(Records from a data source)
—————
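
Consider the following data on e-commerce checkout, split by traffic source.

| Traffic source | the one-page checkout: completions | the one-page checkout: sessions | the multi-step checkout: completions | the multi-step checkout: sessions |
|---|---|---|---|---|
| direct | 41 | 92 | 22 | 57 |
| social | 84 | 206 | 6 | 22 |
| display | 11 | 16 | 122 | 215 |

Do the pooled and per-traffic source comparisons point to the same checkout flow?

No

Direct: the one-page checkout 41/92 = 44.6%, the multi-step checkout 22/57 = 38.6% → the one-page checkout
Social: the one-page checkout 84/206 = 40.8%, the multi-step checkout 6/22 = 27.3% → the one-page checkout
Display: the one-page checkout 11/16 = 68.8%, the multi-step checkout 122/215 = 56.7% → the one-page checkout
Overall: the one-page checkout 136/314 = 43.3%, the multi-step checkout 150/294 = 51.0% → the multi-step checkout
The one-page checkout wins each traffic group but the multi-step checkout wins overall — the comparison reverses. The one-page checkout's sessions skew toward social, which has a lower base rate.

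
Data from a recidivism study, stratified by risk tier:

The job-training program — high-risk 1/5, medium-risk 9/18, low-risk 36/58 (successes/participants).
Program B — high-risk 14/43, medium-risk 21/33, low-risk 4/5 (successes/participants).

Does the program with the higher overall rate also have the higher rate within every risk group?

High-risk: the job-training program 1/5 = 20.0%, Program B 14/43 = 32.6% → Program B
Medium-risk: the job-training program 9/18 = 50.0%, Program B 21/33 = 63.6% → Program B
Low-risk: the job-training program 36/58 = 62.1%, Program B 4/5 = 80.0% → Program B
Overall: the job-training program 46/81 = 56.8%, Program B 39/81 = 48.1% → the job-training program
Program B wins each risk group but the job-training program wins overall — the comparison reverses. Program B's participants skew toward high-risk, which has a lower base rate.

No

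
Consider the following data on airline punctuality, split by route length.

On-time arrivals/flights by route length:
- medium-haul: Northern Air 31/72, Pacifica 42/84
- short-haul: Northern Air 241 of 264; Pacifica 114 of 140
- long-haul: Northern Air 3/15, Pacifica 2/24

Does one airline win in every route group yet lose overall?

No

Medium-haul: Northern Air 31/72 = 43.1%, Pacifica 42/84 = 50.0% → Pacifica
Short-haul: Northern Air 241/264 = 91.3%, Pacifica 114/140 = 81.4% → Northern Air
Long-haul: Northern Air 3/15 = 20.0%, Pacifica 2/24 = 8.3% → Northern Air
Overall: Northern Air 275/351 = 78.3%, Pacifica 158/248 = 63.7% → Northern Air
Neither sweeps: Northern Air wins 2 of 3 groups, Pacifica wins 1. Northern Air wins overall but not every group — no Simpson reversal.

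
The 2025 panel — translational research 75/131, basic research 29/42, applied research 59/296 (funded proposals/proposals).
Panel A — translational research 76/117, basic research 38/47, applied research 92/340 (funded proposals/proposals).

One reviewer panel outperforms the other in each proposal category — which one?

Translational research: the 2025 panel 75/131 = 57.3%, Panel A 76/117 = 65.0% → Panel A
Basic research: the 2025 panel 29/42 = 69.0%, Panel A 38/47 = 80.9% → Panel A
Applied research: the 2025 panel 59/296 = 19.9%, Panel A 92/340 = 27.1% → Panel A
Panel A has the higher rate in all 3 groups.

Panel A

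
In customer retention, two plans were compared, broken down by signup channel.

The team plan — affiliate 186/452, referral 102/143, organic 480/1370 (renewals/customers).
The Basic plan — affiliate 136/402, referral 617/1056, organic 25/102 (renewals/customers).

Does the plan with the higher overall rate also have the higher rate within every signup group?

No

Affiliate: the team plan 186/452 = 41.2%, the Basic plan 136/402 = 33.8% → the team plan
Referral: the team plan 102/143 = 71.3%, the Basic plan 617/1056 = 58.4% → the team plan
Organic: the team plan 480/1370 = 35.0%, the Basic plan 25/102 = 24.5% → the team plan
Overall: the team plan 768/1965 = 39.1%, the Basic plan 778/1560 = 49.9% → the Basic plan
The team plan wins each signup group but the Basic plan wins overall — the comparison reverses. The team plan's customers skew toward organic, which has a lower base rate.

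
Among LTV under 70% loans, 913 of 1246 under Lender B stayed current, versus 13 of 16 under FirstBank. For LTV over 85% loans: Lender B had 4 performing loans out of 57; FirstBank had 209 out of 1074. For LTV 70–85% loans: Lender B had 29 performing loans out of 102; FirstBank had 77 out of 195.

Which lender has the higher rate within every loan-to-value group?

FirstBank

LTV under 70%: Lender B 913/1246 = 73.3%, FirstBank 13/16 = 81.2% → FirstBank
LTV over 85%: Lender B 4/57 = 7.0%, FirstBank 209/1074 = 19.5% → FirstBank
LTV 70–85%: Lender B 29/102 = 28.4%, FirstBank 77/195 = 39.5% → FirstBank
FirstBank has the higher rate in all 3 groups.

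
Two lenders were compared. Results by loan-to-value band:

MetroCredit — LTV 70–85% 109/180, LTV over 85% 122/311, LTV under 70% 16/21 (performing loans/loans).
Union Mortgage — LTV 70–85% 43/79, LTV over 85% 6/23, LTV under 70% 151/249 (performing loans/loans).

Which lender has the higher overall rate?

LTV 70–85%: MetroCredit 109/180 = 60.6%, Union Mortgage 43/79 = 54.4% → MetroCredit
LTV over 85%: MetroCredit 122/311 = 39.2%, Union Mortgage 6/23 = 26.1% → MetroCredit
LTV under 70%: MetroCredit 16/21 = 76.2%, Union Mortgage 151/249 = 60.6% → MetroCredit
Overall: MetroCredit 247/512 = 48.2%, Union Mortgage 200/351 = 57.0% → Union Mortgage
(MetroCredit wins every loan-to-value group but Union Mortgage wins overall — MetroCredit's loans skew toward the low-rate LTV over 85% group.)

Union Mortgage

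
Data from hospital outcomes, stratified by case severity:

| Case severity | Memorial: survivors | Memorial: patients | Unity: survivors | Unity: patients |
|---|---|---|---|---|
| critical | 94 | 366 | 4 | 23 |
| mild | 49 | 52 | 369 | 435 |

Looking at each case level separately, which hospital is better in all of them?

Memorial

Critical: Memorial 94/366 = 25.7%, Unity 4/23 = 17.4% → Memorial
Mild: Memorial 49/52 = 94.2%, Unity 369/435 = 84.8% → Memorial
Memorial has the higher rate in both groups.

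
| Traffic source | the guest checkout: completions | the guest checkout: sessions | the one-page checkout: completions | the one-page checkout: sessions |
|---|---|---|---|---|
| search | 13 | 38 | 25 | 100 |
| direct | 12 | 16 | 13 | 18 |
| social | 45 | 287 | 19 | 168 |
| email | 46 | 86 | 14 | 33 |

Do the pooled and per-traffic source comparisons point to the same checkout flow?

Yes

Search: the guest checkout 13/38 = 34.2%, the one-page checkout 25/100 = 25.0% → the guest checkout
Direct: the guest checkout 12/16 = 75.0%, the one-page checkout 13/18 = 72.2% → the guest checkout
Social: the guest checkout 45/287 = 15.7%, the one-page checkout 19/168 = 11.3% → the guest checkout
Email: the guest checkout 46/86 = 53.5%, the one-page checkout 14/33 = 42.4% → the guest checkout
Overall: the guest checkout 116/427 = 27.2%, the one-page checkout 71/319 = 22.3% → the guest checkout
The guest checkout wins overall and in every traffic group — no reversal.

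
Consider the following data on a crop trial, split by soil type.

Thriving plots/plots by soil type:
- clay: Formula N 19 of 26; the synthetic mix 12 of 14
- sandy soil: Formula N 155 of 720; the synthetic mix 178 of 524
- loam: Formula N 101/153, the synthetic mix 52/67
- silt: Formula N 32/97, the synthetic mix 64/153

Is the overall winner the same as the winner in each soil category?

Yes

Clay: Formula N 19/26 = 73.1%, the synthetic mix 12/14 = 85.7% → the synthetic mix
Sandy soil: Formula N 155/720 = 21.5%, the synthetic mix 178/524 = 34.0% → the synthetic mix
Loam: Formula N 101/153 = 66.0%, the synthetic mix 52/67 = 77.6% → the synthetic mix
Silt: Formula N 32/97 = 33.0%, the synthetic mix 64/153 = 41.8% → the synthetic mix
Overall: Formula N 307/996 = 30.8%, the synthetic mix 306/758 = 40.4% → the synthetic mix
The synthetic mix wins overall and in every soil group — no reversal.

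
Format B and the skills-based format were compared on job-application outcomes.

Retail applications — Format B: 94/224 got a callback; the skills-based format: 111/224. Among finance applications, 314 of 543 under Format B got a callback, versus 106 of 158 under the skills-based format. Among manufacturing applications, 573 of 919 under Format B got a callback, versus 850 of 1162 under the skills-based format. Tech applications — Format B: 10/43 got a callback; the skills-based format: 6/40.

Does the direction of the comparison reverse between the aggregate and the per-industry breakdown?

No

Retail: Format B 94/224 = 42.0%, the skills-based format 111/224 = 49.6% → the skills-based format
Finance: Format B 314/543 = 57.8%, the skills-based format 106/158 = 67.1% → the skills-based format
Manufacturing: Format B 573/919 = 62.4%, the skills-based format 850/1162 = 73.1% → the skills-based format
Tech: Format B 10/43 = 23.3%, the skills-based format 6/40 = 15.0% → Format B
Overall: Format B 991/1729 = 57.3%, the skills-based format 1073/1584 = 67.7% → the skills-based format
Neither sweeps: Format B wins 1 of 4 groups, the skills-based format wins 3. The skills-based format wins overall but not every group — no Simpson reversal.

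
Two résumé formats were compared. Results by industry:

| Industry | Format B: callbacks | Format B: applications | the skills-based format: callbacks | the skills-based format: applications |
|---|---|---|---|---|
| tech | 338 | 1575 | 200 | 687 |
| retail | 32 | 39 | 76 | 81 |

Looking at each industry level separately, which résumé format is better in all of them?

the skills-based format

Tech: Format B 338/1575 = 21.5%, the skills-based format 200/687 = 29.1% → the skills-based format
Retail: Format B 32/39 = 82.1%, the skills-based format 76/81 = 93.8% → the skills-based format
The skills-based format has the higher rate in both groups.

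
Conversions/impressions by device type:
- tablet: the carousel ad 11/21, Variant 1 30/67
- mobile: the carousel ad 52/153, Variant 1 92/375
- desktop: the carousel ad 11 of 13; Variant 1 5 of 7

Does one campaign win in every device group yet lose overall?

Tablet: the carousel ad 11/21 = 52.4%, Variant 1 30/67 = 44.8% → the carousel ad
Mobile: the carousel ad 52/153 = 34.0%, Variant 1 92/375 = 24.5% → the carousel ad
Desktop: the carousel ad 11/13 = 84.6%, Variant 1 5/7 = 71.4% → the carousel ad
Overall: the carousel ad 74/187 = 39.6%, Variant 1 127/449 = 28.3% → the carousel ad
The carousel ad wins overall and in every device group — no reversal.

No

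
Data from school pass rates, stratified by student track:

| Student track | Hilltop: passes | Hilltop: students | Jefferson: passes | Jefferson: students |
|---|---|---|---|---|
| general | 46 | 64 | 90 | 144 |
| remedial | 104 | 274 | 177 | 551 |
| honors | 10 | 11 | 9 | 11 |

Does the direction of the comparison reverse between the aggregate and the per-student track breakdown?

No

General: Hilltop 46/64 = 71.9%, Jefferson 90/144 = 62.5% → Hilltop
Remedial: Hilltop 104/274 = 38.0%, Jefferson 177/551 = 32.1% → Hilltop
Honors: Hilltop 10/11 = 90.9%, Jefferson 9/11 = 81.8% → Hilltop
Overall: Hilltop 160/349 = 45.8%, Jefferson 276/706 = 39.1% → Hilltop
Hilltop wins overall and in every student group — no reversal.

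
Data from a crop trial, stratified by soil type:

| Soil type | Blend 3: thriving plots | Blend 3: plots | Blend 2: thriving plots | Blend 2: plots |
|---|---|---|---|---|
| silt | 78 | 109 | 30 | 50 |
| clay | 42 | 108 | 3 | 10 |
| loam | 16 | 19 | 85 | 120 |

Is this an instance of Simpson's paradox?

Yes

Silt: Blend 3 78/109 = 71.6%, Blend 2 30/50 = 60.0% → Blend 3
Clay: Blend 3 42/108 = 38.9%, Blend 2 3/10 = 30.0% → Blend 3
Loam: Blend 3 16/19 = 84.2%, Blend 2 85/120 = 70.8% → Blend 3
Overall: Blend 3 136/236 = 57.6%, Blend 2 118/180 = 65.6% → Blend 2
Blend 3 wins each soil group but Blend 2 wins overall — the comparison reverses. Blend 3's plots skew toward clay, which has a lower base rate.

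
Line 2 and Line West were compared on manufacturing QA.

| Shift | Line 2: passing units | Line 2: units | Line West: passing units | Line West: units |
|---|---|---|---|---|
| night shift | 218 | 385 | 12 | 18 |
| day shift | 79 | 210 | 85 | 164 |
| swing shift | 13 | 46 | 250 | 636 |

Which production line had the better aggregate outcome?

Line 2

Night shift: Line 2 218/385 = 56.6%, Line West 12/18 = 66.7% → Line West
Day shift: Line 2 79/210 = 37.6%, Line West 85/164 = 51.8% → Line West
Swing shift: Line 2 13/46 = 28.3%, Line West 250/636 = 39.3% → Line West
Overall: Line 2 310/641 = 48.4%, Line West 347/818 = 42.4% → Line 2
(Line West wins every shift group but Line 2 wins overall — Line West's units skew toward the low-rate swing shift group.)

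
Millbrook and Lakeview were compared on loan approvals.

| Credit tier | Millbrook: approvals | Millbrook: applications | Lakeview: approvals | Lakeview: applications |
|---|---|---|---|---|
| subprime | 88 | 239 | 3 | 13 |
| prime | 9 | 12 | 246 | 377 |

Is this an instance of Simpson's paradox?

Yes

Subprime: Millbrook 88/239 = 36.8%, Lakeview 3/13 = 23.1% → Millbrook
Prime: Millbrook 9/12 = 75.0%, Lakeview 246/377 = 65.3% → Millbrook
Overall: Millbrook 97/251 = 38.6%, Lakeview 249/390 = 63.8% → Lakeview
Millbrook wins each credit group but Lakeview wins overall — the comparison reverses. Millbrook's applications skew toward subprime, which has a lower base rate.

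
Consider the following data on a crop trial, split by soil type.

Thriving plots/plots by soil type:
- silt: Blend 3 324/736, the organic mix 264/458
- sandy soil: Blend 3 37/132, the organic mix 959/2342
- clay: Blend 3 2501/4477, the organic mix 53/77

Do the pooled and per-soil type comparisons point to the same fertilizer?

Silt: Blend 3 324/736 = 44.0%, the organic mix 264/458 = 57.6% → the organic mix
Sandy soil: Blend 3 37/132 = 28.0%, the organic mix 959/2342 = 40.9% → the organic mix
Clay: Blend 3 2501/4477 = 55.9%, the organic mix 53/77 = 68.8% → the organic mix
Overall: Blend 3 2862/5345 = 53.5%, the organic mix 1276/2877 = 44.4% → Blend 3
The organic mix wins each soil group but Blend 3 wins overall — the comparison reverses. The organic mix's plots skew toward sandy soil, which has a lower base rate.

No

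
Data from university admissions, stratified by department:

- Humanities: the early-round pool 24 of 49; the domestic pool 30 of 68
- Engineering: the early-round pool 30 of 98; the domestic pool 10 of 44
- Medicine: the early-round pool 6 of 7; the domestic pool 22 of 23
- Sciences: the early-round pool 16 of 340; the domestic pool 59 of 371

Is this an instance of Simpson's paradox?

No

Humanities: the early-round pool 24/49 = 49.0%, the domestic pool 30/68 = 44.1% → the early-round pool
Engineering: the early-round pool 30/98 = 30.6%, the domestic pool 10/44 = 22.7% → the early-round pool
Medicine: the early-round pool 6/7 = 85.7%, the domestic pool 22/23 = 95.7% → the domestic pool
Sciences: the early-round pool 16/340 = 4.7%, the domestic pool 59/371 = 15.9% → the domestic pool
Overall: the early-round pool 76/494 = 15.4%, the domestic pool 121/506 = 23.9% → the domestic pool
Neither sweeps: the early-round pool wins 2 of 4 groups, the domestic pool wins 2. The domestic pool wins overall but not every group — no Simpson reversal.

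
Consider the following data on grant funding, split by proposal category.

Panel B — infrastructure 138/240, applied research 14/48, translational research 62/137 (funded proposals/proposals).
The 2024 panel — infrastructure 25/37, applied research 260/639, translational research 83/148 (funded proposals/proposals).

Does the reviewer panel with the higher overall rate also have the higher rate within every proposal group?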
—————
[What is needed] Only the lines from the first line of the records through the line with "Program B —" should be reproduced, exactly and with nothing added.

[Answer space]
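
Consider the following data on e-commerce checkout, split by traffic source.

| Traffic source | the one-page checkout: completions | the one-page checkout: sessions | the multi-step checkout: completions | the multi-step checkout: sessions |
|---|---|---|---|---|
| direct | 41 | 92 | 22 | 57 |
| social | 84 | 206 | 6 | 22 |
| display | 11 | 16 | 122 | 215 |

Do the pooled and per-traffic source comparisons point to the same checkout flow?

No

Direct: the one-page checkout 41/92 = 44.6%, the multi-step checkout 22/57 = 38.6% → the one-page checkout
Social: the one-page checkout 84/206 = 40.8%, the multi-step checkout 6/22 = 27.3% → the one-page checkout
Display: the one-page checkout 11/16 = 68.8%, the multi-step checkout 122/215 = 56.7% → the one-page checkout
Overall: the one-page checkout 136/314 = 43.3%, the multi-step checkout 150/294 = 51.0% → the multi-step checkout
The one-page checkout wins each traffic group but the multi-step checkout wins overall — the comparison reverses. The one-page checkout's sessions skew toward social, which has a lower base rate.

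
Data from a recidivism study, stratified by risk tier:

The job-training program — high-risk 1/5, medium-risk 9/18, low-risk 36/58 (successes/participants).
Program B — high-risk 14/43, medium-risk 21/33, low-risk 4/5 (successes/participants).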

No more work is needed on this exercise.